=== Exercise details ===
Where the records below reach the line containing "Let d = 323.", start transcribing, and end with the line containing "Here d = 251.", exactly and with nothing else added.

◇ ◇ ◇ ◇

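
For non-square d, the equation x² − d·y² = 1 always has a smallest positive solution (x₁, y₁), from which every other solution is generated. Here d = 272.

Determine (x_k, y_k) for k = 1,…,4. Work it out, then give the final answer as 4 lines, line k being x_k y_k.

33 2
2177 132
143649 8710
9478657 574728

√272 → a₀=16, period (2,32); ℓ=2 even so k=1
k=0  a_k=16  p_k/q_k = 16/1
k=1  a_k=2  p_k/q_k = 33/2
fundamental: x₁=33, y₁=2  (since 1089 − 272·4 = 1)
n=2: (33,2)∘(33,2) = (33·33+272·2·2, 33·2+2·33) = (2177,132)
n=3: (2177,132)∘(33,2) = (33·2177+272·2·132, 33·132+2·2177) = (143649,8710)
n=4: (143649,8710)∘(33,2) = (33·143649+272·2·8710, 33·8710+2·143649) = (9478657,574728)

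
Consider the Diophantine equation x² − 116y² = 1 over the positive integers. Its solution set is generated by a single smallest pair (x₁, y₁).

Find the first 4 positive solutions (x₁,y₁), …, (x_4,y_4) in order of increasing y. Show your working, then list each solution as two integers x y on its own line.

9801 910
192119201 17837820
3765920568201 349656946730
73819574785756801 6853975451963640

√116 → a₀=10, period (1,3,2,1,4,1,2,3,1,20); ℓ=10 even so k=9
a_0=10:  p_0=10·1+0=10,  q_0=10·0+1=1
a_1=1:  p_1=1·10+1=11,  q_1=1·1+0=1
…
a_4=1:  p_4=1·97+43=140,  q_4=1·9+4=13
a_5=4:  p_5=4·140+97=657,  q_5=4·13+9=61
…
a_7=2:  p_7=2·797+657=2251,  q_7=2·74+61=209
a_8=3:  p_8=3·2251+797=7550,  q_8=3·209+74=701
a_9=1:  p_9=1·7550+2251=9801,  q_9=1·701+209=910
→ (9801, 910).  Check: 9801²=96059601, 116·910²=96059600, difference 1.
(9801+910√116)^2 = 192119201 + 17837820√116
(9801+910√116)^3 = 3765920568201 + 349656946730√116
(9801+910√116)^4 = 73819574785756801 + 6853975451963640√116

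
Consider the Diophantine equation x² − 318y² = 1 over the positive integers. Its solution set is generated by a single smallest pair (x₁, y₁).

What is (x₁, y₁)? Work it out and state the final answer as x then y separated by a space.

[17; 1,4,1,34] for √318; ℓ=4 ⇒ convergent index 3
a_0=17:  p_0=17·1+0=17,  q_0=17·0+1=1
a_1=1:  p_1=1·17+1=18,  q_1=1·1+0=1
a_2=4:  p_2=4·18+17=89,  q_2=4·1+1=5
a_3=1:  p_3=1·89+18=107,  q_3=1·5+1=6
(x₁, y₁) = (107, 6);  107² − 318·6² = 1 ✓

107 6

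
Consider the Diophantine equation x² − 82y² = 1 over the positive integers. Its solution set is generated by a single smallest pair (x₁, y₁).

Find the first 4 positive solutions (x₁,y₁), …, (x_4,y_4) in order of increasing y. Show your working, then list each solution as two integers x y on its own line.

163 18
53137 5868
17322499 1912950
5647081537 623615832

√82 → a₀=9, period (18); ℓ=1 odd so k=1
a_0=9:  p_0=9·1+0=9,  q_0=9·0+1=1
a_1=18:  p_1=18·9+1=163,  q_1=18·1+0=18
fundamental: x₁=163, y₁=18  (since 26569 − 82·324 = 1)
n=2: (163,18)∘(163,18) = (163·163+82·18·18, 163·18+18·163) = (53137,5868)
n=3: (53137,5868)∘(163,18) = (163·53137+82·18·5868, 163·5868+18·53137) = (17322499,1912950)
n=4: (17322499,1912950)∘(163,18) = (163·17322499+82·18·1912950, 163·1912950+18·17322499) = (5647081537,623615832)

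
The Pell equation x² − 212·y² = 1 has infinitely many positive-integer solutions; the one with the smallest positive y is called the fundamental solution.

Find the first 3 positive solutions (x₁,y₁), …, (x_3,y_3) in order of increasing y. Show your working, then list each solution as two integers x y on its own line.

66249 4550
8777860001 602865900
1163048894346249 79878526013650

√212 = [14; 1,1,3,1,1,…,1,1,28, …], period ℓ=14 (even) → k=13
step 0: (14, 1)  from 14·(1,0) + (0,1)
…
step 2: (29, 2)  from 1·(15,1) + (14,1)
step 3: (102, 7)  from 3·(29,2) + (15,1)
…
step 6: (364, 25)  from 1·(233,16) + (131,9)
step 7: (2417, 166)  from 6·(364,25) + (233,16)
step 8: (2781, 191)  from 1·(2417,166) + (364,25)
step 9: (5198, 357)  from 1·(2781,191) + (2417,166)
step 10: (7979, 548)  from 1·(5198,357) + (2781,191)
step 11: (29135, 2001)  from 3·(7979,548) + (5198,357)
step 12: (37114, 2549)  from 1·(29135,2001) + (7979,548)
step 13: (66249, 4550)  from 1·(37114,2549) + (29135,2001)
→ (66249, 4550).  Check: 66249²=4388930001, 212·4550²=4388930000, difference 1.
k=2:  x_2 = 66249·66249+212·4550·4550 = 8777860001,  y_2 = 66249·4550+4550·66249 = 602865900
k=3:  x_3 = 66249·8777860001+212·4550·602865900 = 1163048894346249,  y_3 = 66249·602865900+4550·8777860001 = 79878526013650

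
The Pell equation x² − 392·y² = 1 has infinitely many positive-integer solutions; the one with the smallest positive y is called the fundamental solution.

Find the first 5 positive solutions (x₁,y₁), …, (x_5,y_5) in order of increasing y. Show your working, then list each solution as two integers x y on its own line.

99 5
19601 990
3880899 196015
768398401 38809980
152139002499 7684180025

√392 = [19; 1,3,1,38, …], period ℓ=4 (even) → k=3
a_0=19:  p_0=19·1+0=19,  q_0=19·0+1=1
…
a_2=3:  p_2=3·20+19=79,  q_2=3·1+1=4
a_3=1:  p_3=1·79+20=99,  q_3=1·4+1=5
→ (99, 5).  Check: 99²=9801, 392·5²=9800, difference 1.
n=2: (99,5)∘(99,5) = (99·99+392·5·5, 99·5+5·99) = (19601,990)
n=3: (19601,990)∘(99,5) = (99·19601+392·5·990, 99·990+5·19601) = (3880899,196015)
n=4: (3880899,196015)∘(99,5) = (99·3880899+392·5·196015, 99·196015+5·3880899) = (768398401,38809980)
n=5: (768398401,38809980)∘(99,5) = (99·768398401+392·5·38809980, 99·38809980+5·768398401) = (152139002499,7684180025)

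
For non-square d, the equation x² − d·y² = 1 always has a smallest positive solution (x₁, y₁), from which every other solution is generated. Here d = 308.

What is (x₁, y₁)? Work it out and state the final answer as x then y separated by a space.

351 20

√308 = [17; 1,1,4,1,1,34, …], period ℓ=6 (even) → k=5
k=0  a_k=17  p_k/q_k = 17/1
…
k=2  a_k=1  p_k/q_k = 35/2
…
k=4  a_k=1  p_k/q_k = 193/11
k=5  a_k=1  p_k/q_k = 351/20
fundamental: x₁=351, y₁=20  (since 123201 − 308·400 = 1)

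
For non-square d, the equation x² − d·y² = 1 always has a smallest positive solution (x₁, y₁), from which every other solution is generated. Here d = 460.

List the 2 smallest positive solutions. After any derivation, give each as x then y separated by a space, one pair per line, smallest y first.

2535751 118230
12860066268001 599603681460

√460 → a₀=21, period (2,4,3,1,2,10,2,1,3,4,2,42); ℓ=12 even so k=11
step 0: (21, 1)  from 21·(1,0) + (0,1)
…
step 10: (1135029, 52921)  from 4·(265693,12388) + (72257,3369)
step 11: (2535751, 118230)  from 2·(1135029,52921) + (265693,12388)
fundamental: x₁=2535751, y₁=118230  (since 6430033134001 − 460·13978332900 = 1)
k=2:  x_2 = 2535751·2535751+460·118230·118230 = 12860066268001,  y_2 = 2535751·118230+118230·2535751 = 599603681460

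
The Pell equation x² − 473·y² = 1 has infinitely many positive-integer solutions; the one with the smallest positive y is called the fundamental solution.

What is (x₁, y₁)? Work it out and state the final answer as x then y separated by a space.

87 4

√473 = [21; 1,2,1,42, …], period ℓ=4 (even) → k=3
step 0: (21, 1)  from 21·(1,0) + (0,1)
step 1: (22, 1)  from 1·(21,1) + (1,0)
step 2: (65, 3)  from 2·(22,1) + (21,1)
step 3: (87, 4)  from 1·(65,3) + (22,1)
→ (87, 4).  Check: 87²=7569, 473·4²=7568, difference 1.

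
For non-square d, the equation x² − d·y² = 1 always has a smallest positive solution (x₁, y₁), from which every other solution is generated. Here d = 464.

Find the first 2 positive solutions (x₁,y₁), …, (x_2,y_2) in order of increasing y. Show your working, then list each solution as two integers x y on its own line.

9801 455
192119201 8918910

d=464: √d = [21; 1,1,5,1,1,1,5,1,1,42] (ℓ=10, even), read p_9/q_9
step 0: (21, 1)  from 21·(1,0) + (0,1)
step 1: (22, 1)  from 1·(21,1) + (1,0)
step 2: (43, 2)  from 1·(22,1) + (21,1)
step 3: (237, 11)  from 5·(43,2) + (22,1)
step 4: (280, 13)  from 1·(237,11) + (43,2)
…
step 8: (5299, 246)  from 1·(4502,209) + (797,37)
step 9: (9801, 455)  from 1·(5299,246) + (4502,209)
→ (9801, 455).  Check: 9801²=96059601, 464·455²=96059600, difference 1.
n=2: (9801,455)∘(9801,455) = (9801·9801+464·455·455, 9801·455+455·9801) = (192119201,8918910)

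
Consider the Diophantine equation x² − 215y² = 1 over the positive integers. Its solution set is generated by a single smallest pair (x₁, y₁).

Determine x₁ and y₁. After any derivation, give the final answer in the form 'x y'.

d=215: √d = [14; 1,1,1,28] (ℓ=4, even), read p_3/q_3
i=0: a=14 ⇒ p=14, q=1
i=1: a=1 ⇒ p=15, q=1
i=2: a=1 ⇒ p=29, q=2
i=3: a=1 ⇒ p=44, q=3
(x₁, y₁) = (44, 3);  44² − 215·3² = 1 ✓

44 3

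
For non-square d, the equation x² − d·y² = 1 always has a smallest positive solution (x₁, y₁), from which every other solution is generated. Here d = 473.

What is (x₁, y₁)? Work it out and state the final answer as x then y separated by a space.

[21; 1,2,1,42] for √473; ℓ=4 ⇒ convergent index 3
a_0=21:  p_0=21·1+0=21,  q_0=21·0+1=1
a_1=1:  p_1=1·21+1=22,  q_1=1·1+0=1
a_2=2:  p_2=2·22+21=65,  q_2=2·1+1=3
a_3=1:  p_3=1·65+22=87,  q_3=1·3+1=4
→ (87, 4).  Check: 87²=7569, 473·4²=7568, difference 1.

87 4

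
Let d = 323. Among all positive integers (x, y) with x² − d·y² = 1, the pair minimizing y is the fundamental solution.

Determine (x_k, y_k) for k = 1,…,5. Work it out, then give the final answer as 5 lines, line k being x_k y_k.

√323 → a₀=17, period (1,34); ℓ=2 even so k=1
step 0: (17, 1)  from 17·(1,0) + (0,1)
step 1: (18, 1)  from 1·(17,1) + (1,0)
(x₁, y₁) = (18, 1);  18² − 323·1² = 1 ✓
(x_2, y_2) = (18·18 + 323·1·1, 18·1 + 1·18) = (647, 36)
(x_3, y_3) = (18·647 + 323·1·36, 18·36 + 1·647) = (23274, 1295)
(x_4, y_4) = (18·23274 + 323·1·1295, 18·1295 + 1·23274) = (837217, 46584)
(x_5, y_5) = (18·837217 + 323·1·46584, 18·46584 + 1·837217) = (30116538, 1675729)

18 1
647 36
23274 1295
837217 46584
30116538 1675729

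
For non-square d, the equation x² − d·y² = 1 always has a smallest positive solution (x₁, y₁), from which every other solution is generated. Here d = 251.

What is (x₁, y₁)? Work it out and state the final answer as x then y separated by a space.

d=251: √d = [15; 1,5,2,1,2,…,5,1,30] (ℓ=14, even), read p_13/q_13
step 0: (15, 1)  from 15·(1,0) + (0,1)
step 1: (16, 1)  from 1·(15,1) + (1,0)
step 2: (95, 6)  from 5·(16,1) + (15,1)
step 3: (206, 13)  from 2·(95,6) + (16,1)
…
step 5: (808, 51)  from 2·(301,19) + (206,13)
step 6: (1917, 121)  from 2·(808,51) + (301,19)
step 7: (29563, 1866)  from 15·(1917,121) + (808,51)
step 8: (61043, 3853)  from 2·(29563,1866) + (1917,121)
step 9: (151649, 9572)  from 2·(61043,3853) + (29563,1866)
step 10: (212692, 13425)  from 1·(151649,9572) + (61043,3853)
step 11: (577033, 36422)  from 2·(212692,13425) + (151649,9572)
step 12: (3097857, 195535)  from 5·(577033,36422) + (212692,13425)
step 13: (3674890, 231957)  from 1·(3097857,195535) + (577033,36422)
→ (3674890, 231957).  Check: 3674890²=13504816512100, 251·231957²=13504816512099, difference 1.

3674890 231957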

◇ ◇ ◇ ◇

=== Written response ===
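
Let d = 323. Among all positive integers (x, y) with x² − d·y² = 1, the pair minimizing y is the fundamental solution.

Determine (x_k, y_k) for k = 1,…,5. Work it out, then give the final answer as 5 lines, line k being x_k y_k.

√323 → a₀=17, period (1,34); ℓ=2 even so k=1
step 0: (17, 1)  from 17·(1,0) + (0,1)
step 1: (18, 1)  from 1·(17,1) + (1,0)
(x₁, y₁) = (18, 1);  18² − 323·1² = 1 ✓
(x_2, y_2) = (18·18 + 323·1·1, 18·1 + 1·18) = (647, 36)
(x_3, y_3) = (18·647 + 323·1·36, 18·36 + 1·647) = (23274, 1295)
(x_4, y_4) = (18·23274 + 323·1·1295, 18·1295 + 1·23274) = (837217, 46584)
(x_5, y_5) = (18·837217 + 323·1·46584, 18·46584 + 1·837217) = (30116538, 1675729)

18 1
647 36
23274 1295
837217 46584
30116538 1675729

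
For non-square d, the equation x² − d·y² = 1 always has a smallest positive solution (x₁, y₁), from which every other solution is generated. Here d = 251.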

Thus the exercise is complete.